## TASK DIRECTIONS
The records are to be repeated in full. Every line must match.

**** RECORDS TO USE ****

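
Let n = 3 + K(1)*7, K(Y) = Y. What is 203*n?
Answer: 2030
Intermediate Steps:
n = 10 (n = 3 + 1*7 = 3 + 7 = 10)
203*n = 203*10 = 2030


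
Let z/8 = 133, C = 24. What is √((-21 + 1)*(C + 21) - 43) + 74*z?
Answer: 78736 + I*√943 ≈ 78736.0 + 30.708*I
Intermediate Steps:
z = 1064 (z = 8*133 = 1064)
√((-21 + 1)*(C + 21) - 43) + 74*z = √((-21 + 1)*(24 + 21) - 43) + 74*1064 = √(-20*45 - 43) + 78736 = √(-900 - 43) + 78736 = √(-943) + 78736 = I*√943 + 78736 = 78736 + I*√943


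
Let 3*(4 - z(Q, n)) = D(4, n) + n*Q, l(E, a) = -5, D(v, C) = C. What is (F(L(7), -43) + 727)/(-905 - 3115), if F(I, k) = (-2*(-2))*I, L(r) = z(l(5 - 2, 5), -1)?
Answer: -2213/12060 ≈ -0.18350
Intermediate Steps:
z(Q, n) = 4 - n/3 - Q*n/3 (z(Q, n) = 4 - (n + n*Q)/3 = 4 - (n + Q*n)/3 = 4 + (-n/3 - Q*n/3) = 4 - n/3 - Q*n/3)
L(r) = 8/3 (L(r) = 4 - 1/3*(-1) - 1/3*(-5)*(-1) = 4 + 1/3 - 5/3 = 8/3)
F(I, k) = 4*I
(F(L(7), -43) + 727)/(-905 - 3115) = (4*(8/3) + 727)/(-905 - 3115) = (32/3 + 727)/(-4020) = (2213/3)*(-1/4020) = -2213/12060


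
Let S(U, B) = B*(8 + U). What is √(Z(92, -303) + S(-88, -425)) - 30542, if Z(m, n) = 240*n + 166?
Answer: -30542 + I*√38554 ≈ -30542.0 + 196.35*I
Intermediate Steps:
Z(m, n) = 166 + 240*n
√(Z(92, -303) + S(-88, -425)) - 30542 = √((166 + 240*(-303)) - 425*(8 - 88)) - 30542 = √((166 - 72720) - 425*(-80)) - 30542 = √(-72554 + 34000) - 30542 = √(-38554) - 30542 = I*√38554 - 30542 = -30542 + I*√38554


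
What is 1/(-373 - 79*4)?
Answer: -1/689 ≈ -0.0014514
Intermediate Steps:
1/(-373 - 79*4) = 1/(-373 - 316) = 1/(-689) = -1/689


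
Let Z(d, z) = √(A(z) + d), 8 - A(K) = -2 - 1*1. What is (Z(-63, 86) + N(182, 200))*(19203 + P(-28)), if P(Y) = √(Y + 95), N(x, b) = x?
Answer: 2*(91 + I*√13)*(19203 + √67) ≈ 3.4964e+6 + 1.3853e+5*I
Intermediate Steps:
A(K) = 11 (A(K) = 8 - (-2 - 1*1) = 8 - (-2 - 1) = 8 - 1*(-3) = 8 + 3 = 11)
P(Y) = √(95 + Y)
Z(d, z) = √(11 + d)
(Z(-63, 86) + N(182, 200))*(19203 + P(-28)) = (√(11 - 63) + 182)*(19203 + √(95 - 28)) = (√(-52) + 182)*(19203 + √67) = (2*I*√13 + 182)*(19203 + √67) = (182 + 2*I*√13)*(19203 + √67)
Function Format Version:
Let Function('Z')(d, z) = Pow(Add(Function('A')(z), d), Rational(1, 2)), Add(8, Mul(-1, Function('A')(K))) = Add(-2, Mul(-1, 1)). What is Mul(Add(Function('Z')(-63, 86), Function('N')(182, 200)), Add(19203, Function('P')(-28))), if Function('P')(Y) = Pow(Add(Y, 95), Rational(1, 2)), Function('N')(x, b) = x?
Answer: Mul(2, Add(91, Mul(I, Pow(13, Rational(1, 2)))), Add(19203, Pow(67, Rational(1, 2)))) ≈ Add(3.4964e+6, Mul(1.3853e+5, I))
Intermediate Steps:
Function('A')(K) = 11 (Function('A')(K) = Add(8, Mul(-1, Add(-2, Mul(-1, 1)))) = Add(8, Mul(-1, Add(-2, -1))) = Add(8, Mul(-1, -3)) = Add(8, 3) = 11)
Function('P')(Y) = Pow(Add(95, Y), Rational(1, 2))
Function('Z')(d, z) = Pow(Add(11, d), Rational(1, 2))
Mul(Add(Function('Z')(-63, 86), Function('N')(182, 200)), Add(19203, Function('P')(-28))) = Mul(Add(Pow(Add(11, -63), Rational(1, 2)), 182), Add(19203, Pow(Add(95, -28), Rational(1, 2)))) = Mul(Add(Pow(-52, Rational(1, 2)), 182), Add(19203, Pow(67, Rational(1, 2)))) = Mul(Add(Mul(2, I, Pow(13, Rational(1, 2))), 182), Add(19203, Pow(67, Rational(1, 2)))) = Mul(Add(182, Mul(2, I, Pow(13, Rational(1, 2)))), Add(19203, Pow(67, Rational(1, 2))))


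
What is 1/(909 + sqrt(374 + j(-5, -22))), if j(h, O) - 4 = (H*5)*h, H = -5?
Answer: 909/825778 - sqrt(503)/825778 ≈ 0.0010736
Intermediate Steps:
j(h, O) = 4 - 25*h (j(h, O) = 4 + (-5*5)*h = 4 - 25*h)
1/(909 + sqrt(374 + j(-5, -22))) = 1/(909 + sqrt(374 + (4 - 25*(-5)))) = 1/(909 + sqrt(374 + (4 + 125))) = 1/(909 + sqrt(374 + 129)) = 1/(909 + sqrt(503))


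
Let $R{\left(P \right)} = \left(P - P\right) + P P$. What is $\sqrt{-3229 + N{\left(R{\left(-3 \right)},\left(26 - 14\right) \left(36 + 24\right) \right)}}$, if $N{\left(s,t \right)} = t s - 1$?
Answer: $5 \sqrt{130} \approx 57.009$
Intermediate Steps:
$R{\left(P \right)} = P^{2}$ ($R{\left(P \right)} = 0 + P^{2} = P^{2}$)
$N{\left(s,t \right)} = -1 + s t$ ($N{\left(s,t \right)} = s t - 1 = -1 + s t$)
$\sqrt{-3229 + N{\left(R{\left(-3 \right)},\left(26 - 14\right) \left(36 + 24\right) \right)}} = \sqrt{-3229 - \left(1 - \left(-3\right)^{2} \left(26 - 14\right) \left(36 + 24\right)\right)} = \sqrt{-3229 - \left(1 - 9 \cdot 12 \cdot 60\right)} = \sqrt{-3229 + \left(-1 + 9 \cdot 720\right)} = \sqrt{-3229 + \left(-1 + 6480\right)} = \sqrt{-3229 + 6479} = \sqrt{3250} = 5 \sqrt{130}$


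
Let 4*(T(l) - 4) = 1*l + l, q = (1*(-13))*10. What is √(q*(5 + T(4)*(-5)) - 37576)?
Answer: 3*I*√3814 ≈ 185.27*I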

****

## SOLVED PROBLEM
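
Let n = 3 + K(1)*7, K(Y) = Y. What is 203*n?
Answer: 2030
Intermediate Steps:
n = 10 (n = 3 + 1*7 = 3 + 7 = 10)
203*n = 203*10 = 2030


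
Let z/8 = 133, C = 24. What is √((-21 + 1)*(C + 21) - 43) + 74*z?
Answer: 78736 + I*√943 ≈ 78736.0 + 30.708*I
Intermediate Steps:
z = 1064 (z = 8*133 = 1064)
√((-21 + 1)*(C + 21) - 43) + 74*z = √((-21 + 1)*(24 + 21) - 43) + 74*1064 = √(-20*45 - 43) + 78736 = √(-900 - 43) + 78736 = √(-943) + 78736 = I*√943 + 78736 = 78736 + I*√943


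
Let 3*(4 - z(Q, n)) = D(4, n) + n*Q, l(E, a) = -5, D(v, C) = C. What is (F(L(7), -43) + 727)/(-905 - 3115), if F(I, k) = (-2*(-2))*I, L(r) = z(l(5 - 2, 5), -1)?
Answer: -2213/12060 ≈ -0.18350
Intermediate Steps:
z(Q, n) = 4 - n/3 - Q*n/3 (z(Q, n) = 4 - (n + n*Q)/3 = 4 - (n + Q*n)/3 = 4 + (-n/3 - Q*n/3) = 4 - n/3 - Q*n/3)
L(r) = 8/3 (L(r) = 4 - 1/3*(-1) - 1/3*(-5)*(-1) = 4 + 1/3 - 5/3 = 8/3)
F(I, k) = 4*I
(F(L(7), -43) + 727)/(-905 - 3115) = (4*(8/3) + 727)/(-905 - 3115) = (32/3 + 727)/(-4020) = (2213/3)*(-1/4020) = -2213/12060


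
Let S(U, B) = B*(8 + U). What is √(Z(92, -303) + S(-88, -425)) - 30542, if Z(m, n) = 240*n + 166?
Answer: -30542 + I*√38554 ≈ -30542.0 + 196.35*I
Intermediate Steps:
Z(m, n) = 166 + 240*n
√(Z(92, -303) + S(-88, -425)) - 30542 = √((166 + 240*(-303)) - 425*(8 - 88)) - 30542 = √((166 - 72720) - 425*(-80)) - 30542 = √(-72554 + 34000) - 30542 = √(-38554) - 30542 = I*√38554 - 30542 = -30542 + I*√38554


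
What is 1/(-373 - 79*4)?
Answer: -1/689 ≈ -0.0014514
Intermediate Steps:
1/(-373 - 79*4) = 1/(-373 - 316) = 1/(-689) = -1/689


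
Let Z(d, z) = √(A(z) + d), 8 - A(K) = -2 - 1*1. What is (Z(-63, 86) + N(182, 200))*(19203 + P(-28)), if P(Y) = √(Y + 95), N(x, b) = x?
Answer: 2*(91 + I*√13)*(19203 + √67) ≈ 3.4964e+6 + 1.3853e+5*I
Intermediate Steps:
A(K) = 11 (A(K) = 8 - (-2 - 1*1) = 8 - (-2 - 1) = 8 - 1*(-3) = 8 + 3 = 11)
P(Y) = √(95 + Y)
Z(d, z) = √(11 + d)
(Z(-63, 86) + N(182, 200))*(19203 + P(-28)) = (√(11 - 63) + 182)*(19203 + √(95 - 28)) = (√(-52) + 182)*(19203 + √67) = (2*I*√13 + 182)*(19203 + √67) = (182 + 2*I*√13)*(19203 + √67)
Function Format Version:
Let Function('Z')(d, z) = Pow(Add(Function('A')(z), d), Rational(1, 2)), Add(8, Mul(-1, Function('A')(K))) = Add(-2, Mul(-1, 1)). What is Mul(Add(Function('Z')(-63, 86), Function('N')(182, 200)), Add(19203, Function('P')(-28))), if Function('P')(Y) = Pow(Add(Y, 95), Rational(1, 2)), Function('N')(x, b) = x?
Answer: Mul(2, Add(91, Mul(I, Pow(13, Rational(1, 2)))), Add(19203, Pow(67, Rational(1, 2)))) ≈ Add(3.4964e+6, Mul(1.3853e+5, I))
Intermediate Steps:
Function('A')(K) = 11 (Function('A')(K) = Add(8, Mul(-1, Add(-2, Mul(-1, 1)))) = Add(8, Mul(-1, Add(-2, -1))) = Add(8, Mul(-1, -3)) = Add(8, 3) = 11)
Function('P')(Y) = Pow(Add(95, Y), Rational(1, 2))
Function('Z')(d, z) = Pow(Add(11, d), Rational(1, 2))
Mul(Add(Function('Z')(-63, 86), Function('N')(182, 200)), Add(19203, Function('P')(-28))) = Mul(Add(Pow(Add(11, -63), Rational(1, 2)), 182), Add(19203, Pow(Add(95, -28), Rational(1, 2)))) = Mul(Add(Pow(-52, Rational(1, 2)), 182), Add(19203, Pow(67, Rational(1, 2)))) = Mul(Add(Mul(2, I, Pow(13, Rational(1, 2))), 182), Add(19203, Pow(67, Rational(1, 2)))) = Mul(Add(182, Mul(2, I, Pow(13, Rational(1, 2)))), Add(19203, Pow(67, Rational(1, 2))))


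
What is 1/(909 + sqrt(374 + j(-5, -22))), if j(h, O) - 4 = (H*5)*h, H = -5?
Answer: 909/825778 - sqrt(503)/825778 ≈ 0.0010736
Intermediate Steps:
j(h, O) = 4 - 25*h (j(h, O) = 4 + (-5*5)*h = 4 - 25*h)
1/(909 + sqrt(374 + j(-5, -22))) = 1/(909 + sqrt(374 + (4 - 25*(-5)))) = 1/(909 + sqrt(374 + (4 + 125))) = 1/(909 + sqrt(374 + 129)) = 1/(909 + sqrt(503))


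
Let $R{\left(P \right)} = \left(P - P\right) + P P$. What is $\sqrt{-3229 + N{\left(R{\left(-3 \right)},\left(26 - 14\right) \left(36 + 24\right) \right)}}$, if $N{\left(s,t \right)} = t s - 1$?
Answer: $5 \sqrt{130} \approx 57.009$
Intermediate Steps:
$R{\left(P \right)} = P^{2}$ ($R{\left(P \right)} = 0 + P^{2} = P^{2}$)
$N{\left(s,t \right)} = -1 + s t$ ($N{\left(s,t \right)} = s t - 1 = -1 + s t$)
$\sqrt{-3229 + N{\left(R{\left(-3 \right)},\left(26 - 14\right) \left(36 + 24\right) \right)}} = \sqrt{-3229 - \left(1 - \left(-3\right)^{2} \left(26 - 14\right) \left(36 + 24\right)\right)} = \sqrt{-3229 - \left(1 - 9 \cdot 12 \cdot 60\right)} = \sqrt{-3229 + \left(-1 + 9 \cdot 720\right)} = \sqrt{-3229 + \left(-1 + 6480\right)} = \sqrt{-3229 + 6479} = \sqrt{3250} = 5 \sqrt{130}$


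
Let 4*(T(l) - 4) = 1*l + l, q = (1*(-13))*10. What is √(q*(5 + T(4)*(-5)) - 37576)?
Answer: 3*I*√3814 ≈ 185.27*I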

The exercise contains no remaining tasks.